SUPPLIED RECORDS:
######

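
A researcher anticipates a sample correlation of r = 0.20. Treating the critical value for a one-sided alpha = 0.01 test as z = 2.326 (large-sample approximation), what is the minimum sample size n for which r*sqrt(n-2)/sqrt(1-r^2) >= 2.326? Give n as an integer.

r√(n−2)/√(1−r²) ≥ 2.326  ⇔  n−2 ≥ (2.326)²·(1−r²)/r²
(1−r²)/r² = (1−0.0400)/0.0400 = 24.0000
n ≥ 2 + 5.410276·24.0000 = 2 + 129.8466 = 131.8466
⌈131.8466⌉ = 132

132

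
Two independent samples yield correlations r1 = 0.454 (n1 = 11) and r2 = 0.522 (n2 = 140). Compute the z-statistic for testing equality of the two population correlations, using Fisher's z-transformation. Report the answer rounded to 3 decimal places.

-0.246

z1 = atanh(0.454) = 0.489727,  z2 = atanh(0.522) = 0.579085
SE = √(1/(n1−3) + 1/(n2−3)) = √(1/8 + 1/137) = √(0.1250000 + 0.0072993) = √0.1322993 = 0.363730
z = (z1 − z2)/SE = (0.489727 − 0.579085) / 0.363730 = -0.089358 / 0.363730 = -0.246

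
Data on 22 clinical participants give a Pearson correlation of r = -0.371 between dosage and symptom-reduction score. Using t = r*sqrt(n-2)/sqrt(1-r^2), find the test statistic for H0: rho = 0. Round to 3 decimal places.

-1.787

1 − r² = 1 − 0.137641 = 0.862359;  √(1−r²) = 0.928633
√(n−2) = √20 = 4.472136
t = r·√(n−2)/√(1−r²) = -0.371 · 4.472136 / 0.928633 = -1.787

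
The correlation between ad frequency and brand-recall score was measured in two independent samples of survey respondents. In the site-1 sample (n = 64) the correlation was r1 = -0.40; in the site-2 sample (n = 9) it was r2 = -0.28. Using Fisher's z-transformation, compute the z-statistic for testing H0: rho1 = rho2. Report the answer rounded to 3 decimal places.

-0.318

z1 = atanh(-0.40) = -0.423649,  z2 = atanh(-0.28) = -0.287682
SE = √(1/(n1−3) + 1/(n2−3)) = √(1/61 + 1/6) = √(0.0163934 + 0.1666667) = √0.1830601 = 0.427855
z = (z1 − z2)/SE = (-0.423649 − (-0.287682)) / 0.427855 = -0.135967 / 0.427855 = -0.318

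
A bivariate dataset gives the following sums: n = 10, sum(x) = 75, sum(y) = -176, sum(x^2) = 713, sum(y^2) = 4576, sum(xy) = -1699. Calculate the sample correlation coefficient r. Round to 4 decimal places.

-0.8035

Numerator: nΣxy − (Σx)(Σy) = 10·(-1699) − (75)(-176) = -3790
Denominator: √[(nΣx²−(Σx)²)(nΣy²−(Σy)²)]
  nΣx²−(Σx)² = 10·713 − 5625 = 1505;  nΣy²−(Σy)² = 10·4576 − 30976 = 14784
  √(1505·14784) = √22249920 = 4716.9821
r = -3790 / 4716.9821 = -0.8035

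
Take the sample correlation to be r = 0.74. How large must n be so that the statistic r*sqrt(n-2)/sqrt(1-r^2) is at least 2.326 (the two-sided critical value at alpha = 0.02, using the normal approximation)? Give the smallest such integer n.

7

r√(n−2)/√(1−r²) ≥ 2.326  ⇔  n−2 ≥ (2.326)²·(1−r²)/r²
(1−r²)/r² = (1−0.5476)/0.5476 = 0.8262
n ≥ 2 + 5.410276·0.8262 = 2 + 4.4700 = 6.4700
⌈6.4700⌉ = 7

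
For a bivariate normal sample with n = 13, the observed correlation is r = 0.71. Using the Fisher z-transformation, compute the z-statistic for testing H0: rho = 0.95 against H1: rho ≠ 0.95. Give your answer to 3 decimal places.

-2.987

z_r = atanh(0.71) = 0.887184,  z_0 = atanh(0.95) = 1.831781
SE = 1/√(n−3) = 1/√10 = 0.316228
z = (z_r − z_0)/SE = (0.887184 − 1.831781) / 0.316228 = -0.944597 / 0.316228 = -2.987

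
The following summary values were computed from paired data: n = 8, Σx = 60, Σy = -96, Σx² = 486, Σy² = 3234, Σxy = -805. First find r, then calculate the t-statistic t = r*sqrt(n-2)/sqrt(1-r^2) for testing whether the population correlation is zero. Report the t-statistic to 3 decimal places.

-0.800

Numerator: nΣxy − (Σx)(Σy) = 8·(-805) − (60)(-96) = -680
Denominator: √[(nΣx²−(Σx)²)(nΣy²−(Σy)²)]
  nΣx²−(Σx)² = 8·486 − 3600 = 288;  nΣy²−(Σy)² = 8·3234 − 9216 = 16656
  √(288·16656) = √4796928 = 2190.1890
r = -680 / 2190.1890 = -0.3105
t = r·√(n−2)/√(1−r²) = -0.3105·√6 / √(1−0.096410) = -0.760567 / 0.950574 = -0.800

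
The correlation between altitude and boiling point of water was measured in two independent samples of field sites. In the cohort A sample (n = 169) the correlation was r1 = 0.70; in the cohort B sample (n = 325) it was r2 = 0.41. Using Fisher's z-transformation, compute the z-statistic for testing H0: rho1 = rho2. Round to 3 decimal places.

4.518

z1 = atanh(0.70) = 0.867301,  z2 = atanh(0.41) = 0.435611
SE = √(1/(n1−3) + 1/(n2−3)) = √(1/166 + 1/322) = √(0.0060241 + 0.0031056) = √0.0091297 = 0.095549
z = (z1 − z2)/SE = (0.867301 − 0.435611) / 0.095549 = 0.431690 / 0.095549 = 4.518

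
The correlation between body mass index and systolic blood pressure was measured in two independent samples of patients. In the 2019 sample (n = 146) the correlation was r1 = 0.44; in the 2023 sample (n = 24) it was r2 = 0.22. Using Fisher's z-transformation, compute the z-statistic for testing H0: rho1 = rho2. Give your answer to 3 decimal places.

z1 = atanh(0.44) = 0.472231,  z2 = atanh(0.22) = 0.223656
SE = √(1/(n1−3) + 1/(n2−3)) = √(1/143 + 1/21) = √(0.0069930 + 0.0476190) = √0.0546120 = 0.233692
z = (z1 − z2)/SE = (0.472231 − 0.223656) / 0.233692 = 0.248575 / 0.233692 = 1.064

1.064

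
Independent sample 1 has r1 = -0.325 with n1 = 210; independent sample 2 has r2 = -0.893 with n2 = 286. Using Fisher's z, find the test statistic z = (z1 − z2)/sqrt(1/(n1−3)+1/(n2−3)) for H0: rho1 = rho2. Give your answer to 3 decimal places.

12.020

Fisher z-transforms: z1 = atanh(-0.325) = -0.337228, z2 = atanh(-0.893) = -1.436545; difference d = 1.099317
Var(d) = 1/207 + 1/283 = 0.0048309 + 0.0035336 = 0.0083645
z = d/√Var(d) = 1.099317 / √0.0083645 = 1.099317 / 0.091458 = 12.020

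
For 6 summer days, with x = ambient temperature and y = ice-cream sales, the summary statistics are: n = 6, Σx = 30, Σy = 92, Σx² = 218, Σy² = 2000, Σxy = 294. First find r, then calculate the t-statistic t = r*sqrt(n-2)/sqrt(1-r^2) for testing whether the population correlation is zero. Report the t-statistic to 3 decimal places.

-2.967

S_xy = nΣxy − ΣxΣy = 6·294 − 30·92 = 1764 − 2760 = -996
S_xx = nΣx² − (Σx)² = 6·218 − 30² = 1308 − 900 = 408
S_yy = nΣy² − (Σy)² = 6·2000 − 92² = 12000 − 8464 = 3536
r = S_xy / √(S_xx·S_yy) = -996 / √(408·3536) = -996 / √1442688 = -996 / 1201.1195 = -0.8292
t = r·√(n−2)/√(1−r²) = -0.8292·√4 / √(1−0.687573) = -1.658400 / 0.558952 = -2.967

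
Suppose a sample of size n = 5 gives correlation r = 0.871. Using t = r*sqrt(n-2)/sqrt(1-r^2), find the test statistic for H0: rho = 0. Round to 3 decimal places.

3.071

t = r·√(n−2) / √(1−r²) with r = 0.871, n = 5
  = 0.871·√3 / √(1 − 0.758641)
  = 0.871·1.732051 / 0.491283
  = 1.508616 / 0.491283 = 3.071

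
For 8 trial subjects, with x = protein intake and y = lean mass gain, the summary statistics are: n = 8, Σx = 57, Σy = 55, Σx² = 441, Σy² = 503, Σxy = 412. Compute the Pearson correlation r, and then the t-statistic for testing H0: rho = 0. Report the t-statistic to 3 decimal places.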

######

YOUR ASSIGNMENT: Repeat, without change, each line of the data above from the one that contains "Suppose a sample" through the final line, counting both.

RESPONSE AREA:
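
Suppose a sample of size n = 5 gives correlation r = 0.871. Using t = r*sqrt(n-2)/sqrt(1-r^2), find the test statistic for H0: rho = 0. Round to 3 decimal places.

3.071

t = r·√(n−2) / √(1−r²) with r = 0.871, n = 5
  = 0.871·√3 / √(1 − 0.758641)
  = 0.871·1.732051 / 0.491283
  = 1.508616 / 0.491283 = 3.071

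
For 8 trial subjects, with x = protein intake and y = lean mass gain, the summary statistics are: n = 8, Σx = 57, Σy = 55, Σx² = 441, Σy² = 503, Σxy = 412. Compute the Pearson correlation r, and then the t-statistic for testing H0: rho = 0. Report the t-statistic to 3 decimal places.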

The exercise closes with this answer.